■ ABOUT THIS EXERCISE:
All lines from the first line of the material up to and including the line with "Answer: -8390160806032" must be copied exactly, and no others.

■ SUPPLIED DATA:
══════════════════════════════

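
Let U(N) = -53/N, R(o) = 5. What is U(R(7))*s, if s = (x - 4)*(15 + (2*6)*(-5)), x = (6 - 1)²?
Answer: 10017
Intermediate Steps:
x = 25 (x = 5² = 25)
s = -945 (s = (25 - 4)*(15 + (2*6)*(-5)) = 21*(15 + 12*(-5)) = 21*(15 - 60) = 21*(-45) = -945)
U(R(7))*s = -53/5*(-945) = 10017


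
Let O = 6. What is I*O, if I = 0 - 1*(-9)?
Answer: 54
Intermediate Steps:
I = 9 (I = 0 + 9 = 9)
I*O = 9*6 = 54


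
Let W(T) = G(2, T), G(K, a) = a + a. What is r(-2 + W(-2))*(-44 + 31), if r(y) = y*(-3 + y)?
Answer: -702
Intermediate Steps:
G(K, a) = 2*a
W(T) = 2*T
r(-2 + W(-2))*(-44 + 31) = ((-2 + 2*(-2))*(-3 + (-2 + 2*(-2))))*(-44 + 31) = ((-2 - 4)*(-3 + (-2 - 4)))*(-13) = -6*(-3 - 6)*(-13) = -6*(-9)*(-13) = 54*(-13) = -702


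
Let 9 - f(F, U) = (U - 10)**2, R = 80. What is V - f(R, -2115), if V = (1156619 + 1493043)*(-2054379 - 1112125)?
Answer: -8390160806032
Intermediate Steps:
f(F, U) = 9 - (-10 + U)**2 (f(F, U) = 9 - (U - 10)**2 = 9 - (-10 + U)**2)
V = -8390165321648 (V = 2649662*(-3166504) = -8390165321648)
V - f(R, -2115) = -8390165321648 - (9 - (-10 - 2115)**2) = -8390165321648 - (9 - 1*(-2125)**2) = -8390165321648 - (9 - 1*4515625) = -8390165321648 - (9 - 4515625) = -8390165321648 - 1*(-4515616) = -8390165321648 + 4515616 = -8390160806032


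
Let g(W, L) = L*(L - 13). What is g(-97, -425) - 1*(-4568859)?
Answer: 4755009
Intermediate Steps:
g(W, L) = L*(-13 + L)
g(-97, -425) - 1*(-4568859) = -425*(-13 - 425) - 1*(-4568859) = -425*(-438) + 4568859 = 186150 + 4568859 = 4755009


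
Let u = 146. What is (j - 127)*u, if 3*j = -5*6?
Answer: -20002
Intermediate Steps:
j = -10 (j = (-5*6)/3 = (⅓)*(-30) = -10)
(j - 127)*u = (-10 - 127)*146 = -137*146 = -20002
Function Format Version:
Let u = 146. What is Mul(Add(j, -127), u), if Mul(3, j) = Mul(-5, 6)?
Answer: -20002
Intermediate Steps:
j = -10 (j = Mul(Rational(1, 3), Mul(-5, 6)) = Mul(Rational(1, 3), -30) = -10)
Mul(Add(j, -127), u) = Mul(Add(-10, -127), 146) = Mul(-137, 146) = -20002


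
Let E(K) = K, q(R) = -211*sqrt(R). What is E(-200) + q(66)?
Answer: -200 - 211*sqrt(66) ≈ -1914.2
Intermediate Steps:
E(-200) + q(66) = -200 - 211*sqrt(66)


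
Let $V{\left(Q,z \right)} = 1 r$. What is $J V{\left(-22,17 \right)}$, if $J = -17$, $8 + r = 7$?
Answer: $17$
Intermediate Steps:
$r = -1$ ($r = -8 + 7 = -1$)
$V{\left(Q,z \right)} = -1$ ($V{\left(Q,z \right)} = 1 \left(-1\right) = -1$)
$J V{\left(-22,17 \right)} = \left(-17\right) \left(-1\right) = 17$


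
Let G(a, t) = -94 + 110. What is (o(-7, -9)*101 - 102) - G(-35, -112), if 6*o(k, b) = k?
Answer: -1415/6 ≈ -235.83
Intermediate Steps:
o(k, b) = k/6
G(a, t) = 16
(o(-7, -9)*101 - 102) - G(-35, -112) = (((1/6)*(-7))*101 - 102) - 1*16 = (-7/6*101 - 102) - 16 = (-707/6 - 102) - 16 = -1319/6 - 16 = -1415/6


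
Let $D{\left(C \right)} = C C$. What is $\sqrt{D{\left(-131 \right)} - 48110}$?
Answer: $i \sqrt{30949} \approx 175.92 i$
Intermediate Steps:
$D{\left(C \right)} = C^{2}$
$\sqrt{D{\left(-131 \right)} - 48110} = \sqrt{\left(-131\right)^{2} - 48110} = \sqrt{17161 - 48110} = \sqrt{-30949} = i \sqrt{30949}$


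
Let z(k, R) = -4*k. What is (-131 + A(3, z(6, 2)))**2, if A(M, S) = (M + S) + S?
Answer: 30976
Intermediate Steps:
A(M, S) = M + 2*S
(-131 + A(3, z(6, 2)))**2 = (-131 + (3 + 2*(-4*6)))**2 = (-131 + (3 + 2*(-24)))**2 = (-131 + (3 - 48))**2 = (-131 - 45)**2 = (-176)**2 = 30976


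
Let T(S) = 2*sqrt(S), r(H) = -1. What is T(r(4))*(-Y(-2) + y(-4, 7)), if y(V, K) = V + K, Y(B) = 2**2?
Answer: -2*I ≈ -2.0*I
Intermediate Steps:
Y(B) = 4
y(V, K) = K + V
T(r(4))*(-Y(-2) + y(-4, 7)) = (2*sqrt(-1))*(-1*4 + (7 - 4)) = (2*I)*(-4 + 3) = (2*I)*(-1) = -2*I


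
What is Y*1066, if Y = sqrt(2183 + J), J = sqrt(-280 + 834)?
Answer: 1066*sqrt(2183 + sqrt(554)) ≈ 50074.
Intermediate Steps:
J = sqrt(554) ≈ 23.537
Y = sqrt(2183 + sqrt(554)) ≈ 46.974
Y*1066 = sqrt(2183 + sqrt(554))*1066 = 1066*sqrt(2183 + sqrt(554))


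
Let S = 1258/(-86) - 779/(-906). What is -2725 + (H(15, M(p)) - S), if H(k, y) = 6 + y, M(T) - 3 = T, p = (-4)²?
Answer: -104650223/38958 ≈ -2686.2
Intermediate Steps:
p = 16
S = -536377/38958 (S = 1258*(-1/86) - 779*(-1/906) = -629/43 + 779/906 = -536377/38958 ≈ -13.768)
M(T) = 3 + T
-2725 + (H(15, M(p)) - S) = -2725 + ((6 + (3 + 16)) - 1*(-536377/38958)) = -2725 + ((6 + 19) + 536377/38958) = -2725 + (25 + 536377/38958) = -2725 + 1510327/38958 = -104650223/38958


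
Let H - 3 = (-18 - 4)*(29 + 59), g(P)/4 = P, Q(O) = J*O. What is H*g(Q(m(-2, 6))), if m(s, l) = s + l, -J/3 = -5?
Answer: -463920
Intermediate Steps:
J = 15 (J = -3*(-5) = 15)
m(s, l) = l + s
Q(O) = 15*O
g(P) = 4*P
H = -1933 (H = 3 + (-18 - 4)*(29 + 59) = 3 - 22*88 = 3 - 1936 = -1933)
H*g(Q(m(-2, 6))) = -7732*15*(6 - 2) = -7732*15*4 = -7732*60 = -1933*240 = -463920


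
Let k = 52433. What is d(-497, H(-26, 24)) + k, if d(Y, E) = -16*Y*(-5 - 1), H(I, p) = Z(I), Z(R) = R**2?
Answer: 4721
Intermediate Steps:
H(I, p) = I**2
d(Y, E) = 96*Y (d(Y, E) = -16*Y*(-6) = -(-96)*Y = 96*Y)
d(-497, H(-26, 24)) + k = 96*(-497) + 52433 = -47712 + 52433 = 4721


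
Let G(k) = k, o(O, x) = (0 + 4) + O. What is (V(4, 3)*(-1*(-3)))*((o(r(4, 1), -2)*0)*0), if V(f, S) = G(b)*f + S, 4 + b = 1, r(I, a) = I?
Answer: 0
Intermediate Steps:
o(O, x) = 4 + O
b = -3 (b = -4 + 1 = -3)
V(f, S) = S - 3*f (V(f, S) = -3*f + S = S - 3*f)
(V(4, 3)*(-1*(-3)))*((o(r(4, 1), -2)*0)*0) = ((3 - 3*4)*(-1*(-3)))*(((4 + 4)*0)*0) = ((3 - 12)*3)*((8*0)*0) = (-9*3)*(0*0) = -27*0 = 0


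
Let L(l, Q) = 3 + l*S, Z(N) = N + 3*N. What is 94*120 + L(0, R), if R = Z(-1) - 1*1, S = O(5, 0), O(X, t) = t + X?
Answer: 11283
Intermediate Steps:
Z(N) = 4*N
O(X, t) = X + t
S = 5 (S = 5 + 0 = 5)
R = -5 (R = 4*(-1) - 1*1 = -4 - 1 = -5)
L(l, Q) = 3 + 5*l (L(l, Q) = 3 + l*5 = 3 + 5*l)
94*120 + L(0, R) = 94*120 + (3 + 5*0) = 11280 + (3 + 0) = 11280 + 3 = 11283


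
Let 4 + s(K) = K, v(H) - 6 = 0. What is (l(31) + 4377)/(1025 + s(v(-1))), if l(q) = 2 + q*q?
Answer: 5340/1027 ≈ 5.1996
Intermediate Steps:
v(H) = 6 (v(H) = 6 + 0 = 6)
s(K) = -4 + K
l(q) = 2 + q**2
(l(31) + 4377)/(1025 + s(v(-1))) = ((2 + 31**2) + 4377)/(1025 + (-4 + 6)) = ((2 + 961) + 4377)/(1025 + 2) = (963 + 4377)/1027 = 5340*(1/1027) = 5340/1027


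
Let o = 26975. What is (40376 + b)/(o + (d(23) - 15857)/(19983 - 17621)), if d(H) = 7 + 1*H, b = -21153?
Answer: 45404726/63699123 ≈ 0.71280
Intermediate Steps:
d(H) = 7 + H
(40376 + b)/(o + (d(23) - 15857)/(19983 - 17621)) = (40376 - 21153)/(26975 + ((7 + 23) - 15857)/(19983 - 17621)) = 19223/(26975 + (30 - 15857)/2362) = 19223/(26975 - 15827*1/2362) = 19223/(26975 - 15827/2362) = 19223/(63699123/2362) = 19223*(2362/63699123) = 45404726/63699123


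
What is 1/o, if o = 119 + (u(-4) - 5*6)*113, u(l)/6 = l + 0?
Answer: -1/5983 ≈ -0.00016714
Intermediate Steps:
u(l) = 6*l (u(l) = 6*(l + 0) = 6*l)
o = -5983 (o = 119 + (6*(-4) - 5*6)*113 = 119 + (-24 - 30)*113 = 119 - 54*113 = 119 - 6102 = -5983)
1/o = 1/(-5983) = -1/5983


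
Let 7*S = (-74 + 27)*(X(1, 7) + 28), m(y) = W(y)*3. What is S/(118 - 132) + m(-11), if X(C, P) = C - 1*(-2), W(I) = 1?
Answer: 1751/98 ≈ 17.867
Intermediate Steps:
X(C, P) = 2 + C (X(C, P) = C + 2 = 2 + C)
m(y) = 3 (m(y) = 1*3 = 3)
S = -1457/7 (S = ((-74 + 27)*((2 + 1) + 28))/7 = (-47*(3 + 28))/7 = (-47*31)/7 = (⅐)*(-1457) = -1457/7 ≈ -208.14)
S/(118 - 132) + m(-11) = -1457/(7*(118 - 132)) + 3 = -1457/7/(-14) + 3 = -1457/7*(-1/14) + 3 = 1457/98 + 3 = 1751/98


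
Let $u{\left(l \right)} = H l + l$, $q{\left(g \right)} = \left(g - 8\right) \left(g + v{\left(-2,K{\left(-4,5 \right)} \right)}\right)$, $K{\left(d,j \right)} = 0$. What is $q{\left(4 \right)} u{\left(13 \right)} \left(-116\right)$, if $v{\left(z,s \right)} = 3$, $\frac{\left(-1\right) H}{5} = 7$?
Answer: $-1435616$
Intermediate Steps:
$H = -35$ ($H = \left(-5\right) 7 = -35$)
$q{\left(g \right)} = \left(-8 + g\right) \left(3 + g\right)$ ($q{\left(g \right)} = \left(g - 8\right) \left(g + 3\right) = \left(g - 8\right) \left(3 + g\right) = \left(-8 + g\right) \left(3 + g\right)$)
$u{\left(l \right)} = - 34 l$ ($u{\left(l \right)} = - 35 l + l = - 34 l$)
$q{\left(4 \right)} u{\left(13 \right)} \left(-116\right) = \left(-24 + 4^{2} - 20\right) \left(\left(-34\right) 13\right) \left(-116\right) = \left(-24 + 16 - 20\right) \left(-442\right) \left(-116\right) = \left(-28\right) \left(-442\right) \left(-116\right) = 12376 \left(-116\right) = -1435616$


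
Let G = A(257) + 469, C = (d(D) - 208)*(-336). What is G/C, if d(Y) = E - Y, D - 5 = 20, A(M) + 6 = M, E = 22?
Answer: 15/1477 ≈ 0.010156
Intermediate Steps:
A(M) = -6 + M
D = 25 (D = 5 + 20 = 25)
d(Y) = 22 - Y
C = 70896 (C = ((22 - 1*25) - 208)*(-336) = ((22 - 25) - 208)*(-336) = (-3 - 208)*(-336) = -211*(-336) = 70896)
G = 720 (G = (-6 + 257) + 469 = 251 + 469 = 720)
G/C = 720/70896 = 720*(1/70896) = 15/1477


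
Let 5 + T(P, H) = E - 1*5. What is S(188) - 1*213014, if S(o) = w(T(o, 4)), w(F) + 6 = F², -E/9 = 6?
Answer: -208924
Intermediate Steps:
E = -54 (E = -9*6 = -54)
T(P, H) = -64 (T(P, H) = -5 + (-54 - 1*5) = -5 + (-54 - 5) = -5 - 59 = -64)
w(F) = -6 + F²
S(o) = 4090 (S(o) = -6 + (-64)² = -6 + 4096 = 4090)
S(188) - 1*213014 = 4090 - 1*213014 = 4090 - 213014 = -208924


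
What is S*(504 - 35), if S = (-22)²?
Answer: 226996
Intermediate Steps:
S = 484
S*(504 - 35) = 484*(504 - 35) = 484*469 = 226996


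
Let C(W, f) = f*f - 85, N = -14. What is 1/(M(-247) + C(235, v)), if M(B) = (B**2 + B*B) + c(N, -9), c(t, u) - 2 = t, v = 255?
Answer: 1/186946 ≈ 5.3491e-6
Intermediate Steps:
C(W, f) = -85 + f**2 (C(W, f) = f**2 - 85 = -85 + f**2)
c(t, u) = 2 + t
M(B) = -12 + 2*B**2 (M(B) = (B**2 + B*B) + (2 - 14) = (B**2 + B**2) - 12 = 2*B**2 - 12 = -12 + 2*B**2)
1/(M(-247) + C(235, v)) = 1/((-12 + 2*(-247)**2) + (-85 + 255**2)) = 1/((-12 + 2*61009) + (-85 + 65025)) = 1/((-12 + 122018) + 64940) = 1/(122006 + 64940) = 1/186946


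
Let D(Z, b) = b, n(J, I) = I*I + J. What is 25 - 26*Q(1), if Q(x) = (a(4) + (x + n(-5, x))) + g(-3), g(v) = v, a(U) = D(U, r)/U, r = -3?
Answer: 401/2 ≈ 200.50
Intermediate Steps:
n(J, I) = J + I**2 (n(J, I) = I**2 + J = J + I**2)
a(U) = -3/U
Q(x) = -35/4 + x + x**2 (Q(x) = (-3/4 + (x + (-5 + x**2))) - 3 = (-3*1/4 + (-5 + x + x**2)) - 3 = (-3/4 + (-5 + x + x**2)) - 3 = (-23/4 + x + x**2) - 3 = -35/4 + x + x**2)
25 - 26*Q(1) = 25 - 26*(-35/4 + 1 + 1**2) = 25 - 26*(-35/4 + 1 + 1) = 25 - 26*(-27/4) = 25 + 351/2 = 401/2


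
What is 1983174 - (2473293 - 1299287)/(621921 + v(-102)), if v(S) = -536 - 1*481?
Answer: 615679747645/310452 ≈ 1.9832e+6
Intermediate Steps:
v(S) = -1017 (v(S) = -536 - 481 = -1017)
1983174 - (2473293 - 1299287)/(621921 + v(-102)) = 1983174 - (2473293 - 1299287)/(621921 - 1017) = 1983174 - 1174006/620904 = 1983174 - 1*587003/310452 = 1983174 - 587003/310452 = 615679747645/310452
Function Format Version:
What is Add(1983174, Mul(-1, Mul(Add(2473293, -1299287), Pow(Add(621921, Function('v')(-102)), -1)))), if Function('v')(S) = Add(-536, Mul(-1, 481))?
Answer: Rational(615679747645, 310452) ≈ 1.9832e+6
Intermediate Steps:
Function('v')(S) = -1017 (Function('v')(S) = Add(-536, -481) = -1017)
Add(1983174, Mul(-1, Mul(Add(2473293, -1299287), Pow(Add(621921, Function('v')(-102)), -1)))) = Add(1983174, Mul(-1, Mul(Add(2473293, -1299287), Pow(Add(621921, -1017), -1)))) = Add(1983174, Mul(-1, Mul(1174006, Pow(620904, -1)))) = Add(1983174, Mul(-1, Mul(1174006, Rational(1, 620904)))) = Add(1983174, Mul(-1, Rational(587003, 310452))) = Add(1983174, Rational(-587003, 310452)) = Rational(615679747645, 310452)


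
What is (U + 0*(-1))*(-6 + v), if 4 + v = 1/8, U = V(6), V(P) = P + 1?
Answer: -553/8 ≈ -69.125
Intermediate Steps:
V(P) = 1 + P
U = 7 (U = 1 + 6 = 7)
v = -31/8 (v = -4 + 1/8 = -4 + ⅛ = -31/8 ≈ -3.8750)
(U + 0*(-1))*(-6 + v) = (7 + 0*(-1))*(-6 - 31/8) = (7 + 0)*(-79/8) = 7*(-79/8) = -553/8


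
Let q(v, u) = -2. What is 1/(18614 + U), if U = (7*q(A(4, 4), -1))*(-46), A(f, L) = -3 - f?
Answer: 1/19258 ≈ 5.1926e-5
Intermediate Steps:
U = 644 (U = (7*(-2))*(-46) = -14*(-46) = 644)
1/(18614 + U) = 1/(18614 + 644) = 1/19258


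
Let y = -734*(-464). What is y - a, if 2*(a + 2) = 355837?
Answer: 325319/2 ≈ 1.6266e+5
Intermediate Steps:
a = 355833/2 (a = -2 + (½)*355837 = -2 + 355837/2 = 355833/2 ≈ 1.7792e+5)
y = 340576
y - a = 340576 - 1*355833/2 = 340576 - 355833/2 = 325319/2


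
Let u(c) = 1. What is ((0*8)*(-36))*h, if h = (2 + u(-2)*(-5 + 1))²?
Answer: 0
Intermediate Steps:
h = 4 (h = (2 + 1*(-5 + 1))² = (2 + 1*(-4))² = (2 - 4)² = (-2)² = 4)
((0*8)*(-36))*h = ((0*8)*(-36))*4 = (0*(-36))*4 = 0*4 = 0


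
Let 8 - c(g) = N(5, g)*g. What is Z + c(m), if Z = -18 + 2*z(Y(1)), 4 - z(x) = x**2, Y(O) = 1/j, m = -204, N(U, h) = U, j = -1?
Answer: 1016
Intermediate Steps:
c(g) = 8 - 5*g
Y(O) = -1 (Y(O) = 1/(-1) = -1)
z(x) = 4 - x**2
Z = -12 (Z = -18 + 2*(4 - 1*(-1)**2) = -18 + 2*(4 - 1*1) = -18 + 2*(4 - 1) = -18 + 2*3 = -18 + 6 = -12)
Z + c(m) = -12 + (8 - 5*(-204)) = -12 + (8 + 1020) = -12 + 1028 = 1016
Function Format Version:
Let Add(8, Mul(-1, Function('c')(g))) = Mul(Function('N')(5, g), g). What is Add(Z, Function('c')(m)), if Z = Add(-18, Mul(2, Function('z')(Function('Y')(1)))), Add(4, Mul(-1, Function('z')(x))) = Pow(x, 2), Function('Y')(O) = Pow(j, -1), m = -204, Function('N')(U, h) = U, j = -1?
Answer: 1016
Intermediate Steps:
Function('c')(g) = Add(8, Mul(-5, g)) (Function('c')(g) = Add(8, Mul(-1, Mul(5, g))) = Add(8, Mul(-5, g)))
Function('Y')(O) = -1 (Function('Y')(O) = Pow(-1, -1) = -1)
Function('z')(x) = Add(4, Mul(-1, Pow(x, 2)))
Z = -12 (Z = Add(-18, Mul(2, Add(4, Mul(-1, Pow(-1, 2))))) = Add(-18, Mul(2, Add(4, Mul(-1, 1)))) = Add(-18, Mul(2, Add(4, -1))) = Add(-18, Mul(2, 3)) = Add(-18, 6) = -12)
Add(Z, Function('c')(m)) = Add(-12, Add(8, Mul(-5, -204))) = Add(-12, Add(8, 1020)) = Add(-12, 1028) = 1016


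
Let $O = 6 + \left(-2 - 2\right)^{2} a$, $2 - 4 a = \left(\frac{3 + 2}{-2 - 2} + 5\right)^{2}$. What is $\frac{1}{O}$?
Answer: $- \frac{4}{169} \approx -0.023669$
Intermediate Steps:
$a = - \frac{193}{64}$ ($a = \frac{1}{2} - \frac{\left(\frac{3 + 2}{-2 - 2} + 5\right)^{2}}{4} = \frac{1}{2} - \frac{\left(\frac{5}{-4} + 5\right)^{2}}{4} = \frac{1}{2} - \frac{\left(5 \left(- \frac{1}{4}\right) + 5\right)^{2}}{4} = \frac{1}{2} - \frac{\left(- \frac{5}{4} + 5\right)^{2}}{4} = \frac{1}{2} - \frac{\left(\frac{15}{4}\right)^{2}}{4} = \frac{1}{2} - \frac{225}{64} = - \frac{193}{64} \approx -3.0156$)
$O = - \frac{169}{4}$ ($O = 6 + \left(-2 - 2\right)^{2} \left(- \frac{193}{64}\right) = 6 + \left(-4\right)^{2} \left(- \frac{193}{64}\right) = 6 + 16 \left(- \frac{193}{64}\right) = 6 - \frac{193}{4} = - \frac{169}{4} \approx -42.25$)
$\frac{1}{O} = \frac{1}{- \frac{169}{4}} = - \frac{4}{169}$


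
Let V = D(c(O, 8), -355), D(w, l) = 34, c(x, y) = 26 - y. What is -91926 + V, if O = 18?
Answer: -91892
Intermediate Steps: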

══════════════════════════════

■ EXERCISE SOLUTION:
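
Let U(N) = -53/N, R(o) = 5. What is U(R(7))*s, if s = (x - 4)*(15 + (2*6)*(-5)), x = (6 - 1)²?
Answer: 10017
Intermediate Steps:
x = 25 (x = 5² = 25)
s = -945 (s = (25 - 4)*(15 + (2*6)*(-5)) = 21*(15 + 12*(-5)) = 21*(15 - 60) = 21*(-45) = -945)
U(R(7))*s = -53/5*(-945) = 10017


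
Let O = 6. What is I*O, if I = 0 - 1*(-9)?
Answer: 54
Intermediate Steps:
I = 9 (I = 0 + 9 = 9)
I*O = 9*6 = 54


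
Let W(T) = G(2, T), G(K, a) = a + a. What is r(-2 + W(-2))*(-44 + 31), if r(y) = y*(-3 + y)?
Answer: -702
Intermediate Steps:
G(K, a) = 2*a
W(T) = 2*T
r(-2 + W(-2))*(-44 + 31) = ((-2 + 2*(-2))*(-3 + (-2 + 2*(-2))))*(-44 + 31) = ((-2 - 4)*(-3 + (-2 - 4)))*(-13) = -6*(-3 - 6)*(-13) = -6*(-9)*(-13) = 54*(-13) = -702


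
Let 9 - f(F, U) = (U - 10)**2, R = 80. What is V - f(R, -2115), if V = (1156619 + 1493043)*(-2054379 - 1112125)?
Answer: -8390160806032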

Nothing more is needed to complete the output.